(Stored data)

[Start of section]

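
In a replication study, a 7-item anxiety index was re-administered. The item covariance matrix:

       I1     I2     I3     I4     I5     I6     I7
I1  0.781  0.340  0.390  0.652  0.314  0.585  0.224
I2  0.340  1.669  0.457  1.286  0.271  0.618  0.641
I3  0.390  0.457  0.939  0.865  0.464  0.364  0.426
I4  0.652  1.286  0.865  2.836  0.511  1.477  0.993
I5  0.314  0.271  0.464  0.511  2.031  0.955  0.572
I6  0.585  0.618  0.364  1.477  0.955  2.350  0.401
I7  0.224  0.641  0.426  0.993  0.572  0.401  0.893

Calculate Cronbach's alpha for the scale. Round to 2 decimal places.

Cronbach's alpha = 0.81

ΣVar(i) = 0.781 + 1.669 + 0.939 + 2.836 + 2.031 + 2.350 + 0.893 = 11.499
Σ_{i<j} σ_ij = 12.806
σ²_T = 11.499 + 2 × 12.806 = 37.111
α = (k/(k−1))·(1 − ΣVar(i)/σ²_T) = (7/6)·(1 − 11.499/37.111) = 0.81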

[End of section]

Repeat every record exactly, so that nothing is lost or altered.

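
In a replication study, a 7-item anxiety index was re-administered. The item covariance matrix:

       I1     I2     I3     I4     I5     I6     I7
I1  0.781  0.340  0.390  0.652  0.314  0.585  0.224
I2  0.340  1.669  0.457  1.286  0.271  0.618  0.641
I3  0.390  0.457  0.939  0.865  0.464  0.364  0.426
I4  0.652  1.286  0.865  2.836  0.511  1.477  0.993
I5  0.314  0.271  0.464  0.511  2.031  0.955  0.572
I6  0.585  0.618  0.364  1.477  0.955  2.350  0.401
I7  0.224  0.641  0.426  0.993  0.572  0.401  0.893

Calculate Cronbach's alpha for the scale. Round to 2 decimal places.

Cronbach's alpha = 0.81

ΣVar(i) = 0.781 + 1.669 + 0.939 + 2.836 + 2.031 + 2.350 + 0.893 = 11.499
Σ_{i<j} σ_ij = 12.806
σ²_T = 11.499 + 2 × 12.806 = 37.111
α = (k/(k−1))·(1 − ΣVar(i)/σ²_T) = (7/6)·(1 − 11.499/37.111) = 0.81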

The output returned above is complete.